#### EXCERPTED RECORDS:
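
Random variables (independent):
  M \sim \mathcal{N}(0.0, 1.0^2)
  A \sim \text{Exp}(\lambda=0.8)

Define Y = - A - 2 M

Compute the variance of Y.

For independent RVs: Var(aX + bY) = a²Var(X) + b²Var(Y)
Var(M) = 1
Var(A) = 1.5625
Var(Y) = (-2)²*1 + (-1)²*1.5625
= 4*1 + 1*1.5625 = 5.5625

5.5625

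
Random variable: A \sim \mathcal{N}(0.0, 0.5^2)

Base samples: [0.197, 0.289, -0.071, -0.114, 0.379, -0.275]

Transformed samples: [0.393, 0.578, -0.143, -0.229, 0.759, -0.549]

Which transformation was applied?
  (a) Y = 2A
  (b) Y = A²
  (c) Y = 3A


Checking option (a) Y = 2A:
  A = 0.197 -> Y = 0.393 ✓
  A = 0.289 -> Y = 0.578 ✓
  A = -0.071 -> Y = -0.143 ✓
All samples match this transformation.

(a) 2A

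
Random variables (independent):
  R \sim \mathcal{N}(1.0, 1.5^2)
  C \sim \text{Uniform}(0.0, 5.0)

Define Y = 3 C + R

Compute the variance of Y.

For independent RVs: Var(aX + bY) = a²Var(X) + b²Var(Y)
Var(R) = 2.25
Var(C) = 2.0833333
Var(Y) = 1²*2.25 + 3²*2.0833333
= 1*2.25 + 9*2.0833333 = 21

21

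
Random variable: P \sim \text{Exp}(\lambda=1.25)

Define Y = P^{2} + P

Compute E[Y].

E[Y] = 1*E[P²] + 1*E[P]
E[P] = 0.8
E[P²] = Var(P) + (E[P])² = 0.64 + 0.64 = 1.28
E[Y] = 1*1.28 + 1*0.8 = 2.08

2.08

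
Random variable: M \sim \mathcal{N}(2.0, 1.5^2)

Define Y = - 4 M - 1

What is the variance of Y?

For Y = aM + b: Var(Y) = a² * Var(M)
Var(M) = 1.5^2 = 2.25
Var(Y) = (-4)² * 2.25 = 16 * 2.25 = 36

36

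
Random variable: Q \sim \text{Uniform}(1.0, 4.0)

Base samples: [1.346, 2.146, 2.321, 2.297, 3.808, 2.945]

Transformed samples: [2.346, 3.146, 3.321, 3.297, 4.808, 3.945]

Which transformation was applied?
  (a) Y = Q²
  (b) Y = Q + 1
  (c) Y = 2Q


Checking option (b) Y = Q + 1:
  Q = 1.346 -> Y = 2.346 ✓
  Q = 2.146 -> Y = 3.146 ✓
  Q = 2.321 -> Y = 3.321 ✓
All samples match this transformation.

(b) Q + 1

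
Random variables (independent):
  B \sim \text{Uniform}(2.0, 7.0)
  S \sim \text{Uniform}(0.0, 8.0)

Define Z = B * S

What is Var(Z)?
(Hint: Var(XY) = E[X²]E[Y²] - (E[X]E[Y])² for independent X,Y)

Var(XY) = E[X²]E[Y²] - (E[X]E[Y])²
E[B] = 4.5, Var(B) = 2.0833333
E[S] = 4, Var(S) = 5.3333333
E[B²] = 2.0833333 + 4.5² = 22.333333
E[S²] = 5.3333333 + 4² = 21.333333
Var(Z) = 22.333333*21.333333 - (4.5*4)²
= 476.44444 - 324 = 152.44444

152.44444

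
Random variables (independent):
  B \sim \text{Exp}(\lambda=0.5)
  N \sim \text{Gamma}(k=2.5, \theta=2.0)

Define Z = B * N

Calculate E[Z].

For independent RVs: E[XY] = E[X]*E[Y]
E[B] = 2
E[N] = 5
E[Z] = 2 * 5 = 10

10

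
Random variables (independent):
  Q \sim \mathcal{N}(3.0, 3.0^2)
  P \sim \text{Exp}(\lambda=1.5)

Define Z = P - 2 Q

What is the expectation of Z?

E[Z] = -2*E[Q] + 1*E[P]
E[Q] = 3
E[P] = 0.66666667
E[Z] = -2*3 + 1*0.66666667 = -5.3333333

-5.3333333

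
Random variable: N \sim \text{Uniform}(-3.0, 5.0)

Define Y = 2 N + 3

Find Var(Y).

For Y = aN + b: Var(Y) = a² * Var(N)
Var(N) = (5 + 3)^2/12 = 5.3333333
Var(Y) = 2² * 5.3333333 = 4 * 5.3333333 = 21.333333

21.333333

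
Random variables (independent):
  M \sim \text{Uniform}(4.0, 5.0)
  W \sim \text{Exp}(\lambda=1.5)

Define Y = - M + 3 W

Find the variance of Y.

For independent RVs: Var(aX + bY) = a²Var(X) + b²Var(Y)
Var(M) = 0.083333333
Var(W) = 0.44444444
Var(Y) = (-1)²*0.083333333 + 3²*0.44444444
= 1*0.083333333 + 9*0.44444444 = 4.0833333

4.0833333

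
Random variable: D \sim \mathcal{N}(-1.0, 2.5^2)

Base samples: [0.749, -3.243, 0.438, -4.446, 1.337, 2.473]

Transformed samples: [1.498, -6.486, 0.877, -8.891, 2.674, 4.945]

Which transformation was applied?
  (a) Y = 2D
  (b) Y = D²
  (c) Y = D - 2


Checking option (a) Y = 2D:
  D = 0.749 -> Y = 1.498 ✓
  D = -3.243 -> Y = -6.486 ✓
  D = 0.438 -> Y = 0.877 ✓
All samples match this transformation.

(a) 2D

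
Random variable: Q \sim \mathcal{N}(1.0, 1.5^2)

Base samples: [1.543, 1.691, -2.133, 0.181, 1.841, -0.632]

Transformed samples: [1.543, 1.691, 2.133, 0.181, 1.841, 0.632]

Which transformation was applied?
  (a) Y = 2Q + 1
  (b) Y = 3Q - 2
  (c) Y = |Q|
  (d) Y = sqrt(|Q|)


Checking option (c) Y = |Q|:
  Q = 1.543 -> Y = 1.543 ✓
  Q = 1.691 -> Y = 1.691 ✓
  Q = -2.133 -> Y = 2.133 ✓
All samples match this transformation.

(c) |Q|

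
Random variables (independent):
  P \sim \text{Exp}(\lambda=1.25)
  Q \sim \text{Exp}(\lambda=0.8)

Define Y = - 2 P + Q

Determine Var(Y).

For independent RVs: Var(aX + bY) = a²Var(X) + b²Var(Y)
Var(P) = 0.64
Var(Q) = 1.5625
Var(Y) = (-2)²*0.64 + 1²*1.5625
= 4*0.64 + 1*1.5625 = 4.1225

4.1225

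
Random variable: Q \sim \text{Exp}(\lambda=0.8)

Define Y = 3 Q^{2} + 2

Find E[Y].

E[Y] = 3*E[Q²] + 2
E[Q] = 1.25
E[Q²] = Var(Q) + (E[Q])² = 1.5625 + 1.5625 = 3.125
E[Y] = 3*3.125 + 2 = 11.375

11.375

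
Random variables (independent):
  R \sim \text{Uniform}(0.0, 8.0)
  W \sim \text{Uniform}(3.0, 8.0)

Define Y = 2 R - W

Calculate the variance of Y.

For independent RVs: Var(aX + bY) = a²Var(X) + b²Var(Y)
Var(R) = 5.3333333
Var(W) = 2.0833333
Var(Y) = 2²*5.3333333 + (-1)²*2.0833333
= 4*5.3333333 + 1*2.0833333 = 23.416667

23.416667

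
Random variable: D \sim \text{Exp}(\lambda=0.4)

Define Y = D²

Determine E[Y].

E[D²] = Var(D) + (E[D])² = 6.25 + 6.25 = 12.5

12.5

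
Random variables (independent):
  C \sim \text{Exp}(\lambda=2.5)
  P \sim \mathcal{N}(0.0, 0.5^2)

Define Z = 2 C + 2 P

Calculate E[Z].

E[Z] = 2*E[C] + 2*E[P]
E[C] = 0.4
E[P] = 0
E[Z] = 2*0.4 + 2*0 = 0.8

0.8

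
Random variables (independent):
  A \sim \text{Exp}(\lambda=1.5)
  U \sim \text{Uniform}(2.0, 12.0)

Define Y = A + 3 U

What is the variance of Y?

For independent RVs: Var(aX + bY) = a²Var(X) + b²Var(Y)
Var(A) = 0.44444444
Var(U) = 8.3333333
Var(Y) = 1²*0.44444444 + 3²*8.3333333
= 1*0.44444444 + 9*8.3333333 = 75.444444

75.444444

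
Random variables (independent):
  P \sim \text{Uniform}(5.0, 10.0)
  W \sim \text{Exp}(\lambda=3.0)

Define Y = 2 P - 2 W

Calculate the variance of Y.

For independent RVs: Var(aX + bY) = a²Var(X) + b²Var(Y)
Var(P) = 2.0833333
Var(W) = 0.11111111
Var(Y) = 2²*2.0833333 + (-2)²*0.11111111
= 4*2.0833333 + 4*0.11111111 = 8.7777778

8.7777778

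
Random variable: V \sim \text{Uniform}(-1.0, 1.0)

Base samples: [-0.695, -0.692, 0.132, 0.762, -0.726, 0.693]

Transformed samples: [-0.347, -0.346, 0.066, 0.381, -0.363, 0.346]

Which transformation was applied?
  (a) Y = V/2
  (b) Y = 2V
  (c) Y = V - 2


Checking option (a) Y = V/2:
  V = -0.695 -> Y = -0.347 ✓
  V = -0.692 -> Y = -0.346 ✓
  V = 0.132 -> Y = 0.066 ✓
All samples match this transformation.

(a) V/2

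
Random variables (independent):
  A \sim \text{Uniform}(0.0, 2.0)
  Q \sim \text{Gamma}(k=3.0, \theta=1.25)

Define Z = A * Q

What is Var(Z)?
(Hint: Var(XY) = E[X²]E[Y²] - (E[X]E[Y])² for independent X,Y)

Var(XY) = E[X²]E[Y²] - (E[X]E[Y])²
E[A] = 1, Var(A) = 0.33333333
E[Q] = 3.75, Var(Q) = 4.6875
E[A²] = 0.33333333 + 1² = 1.3333333
E[Q²] = 4.6875 + 3.75² = 18.75
Var(Z) = 1.3333333*18.75 - (1*3.75)²
= 25 - 14.0625 = 10.9375

10.9375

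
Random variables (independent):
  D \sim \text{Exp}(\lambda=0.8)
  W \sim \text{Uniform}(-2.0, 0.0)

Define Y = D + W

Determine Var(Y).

For independent RVs: Var(aX + bY) = a²Var(X) + b²Var(Y)
Var(D) = 1.5625
Var(W) = 0.33333333
Var(Y) = 1²*1.5625 + 1²*0.33333333
= 1*1.5625 + 1*0.33333333 = 1.8958333

1.8958333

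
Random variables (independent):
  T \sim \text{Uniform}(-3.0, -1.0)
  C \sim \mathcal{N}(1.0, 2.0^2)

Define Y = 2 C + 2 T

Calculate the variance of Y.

For independent RVs: Var(aX + bY) = a²Var(X) + b²Var(Y)
Var(T) = 0.33333333
Var(C) = 4
Var(Y) = 2²*0.33333333 + 2²*4
= 4*0.33333333 + 4*4 = 17.333333

17.333333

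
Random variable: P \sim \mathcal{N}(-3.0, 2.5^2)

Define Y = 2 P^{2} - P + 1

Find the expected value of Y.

E[Y] = 2*E[P²] - 1*E[P] + 1
E[P] = -3
E[P²] = Var(P) + (E[P])² = 6.25 + 9 = 15.25
E[Y] = 2*15.25 - 1*(-3) + 1 = 34.5

34.5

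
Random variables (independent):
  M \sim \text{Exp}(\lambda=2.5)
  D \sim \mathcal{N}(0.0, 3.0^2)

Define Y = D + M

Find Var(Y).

For independent RVs: Var(aX + bY) = a²Var(X) + b²Var(Y)
Var(M) = 0.16
Var(D) = 9
Var(Y) = 1²*0.16 + 1²*9
= 1*0.16 + 1*9 = 9.16

9.16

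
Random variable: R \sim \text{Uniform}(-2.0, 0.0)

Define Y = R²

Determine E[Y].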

#### EXERCISE:
Your answer should be the number of lines in the records that contain the word "Base", with nothing added.

#### RESULT FOR THIS EXERCISE:
5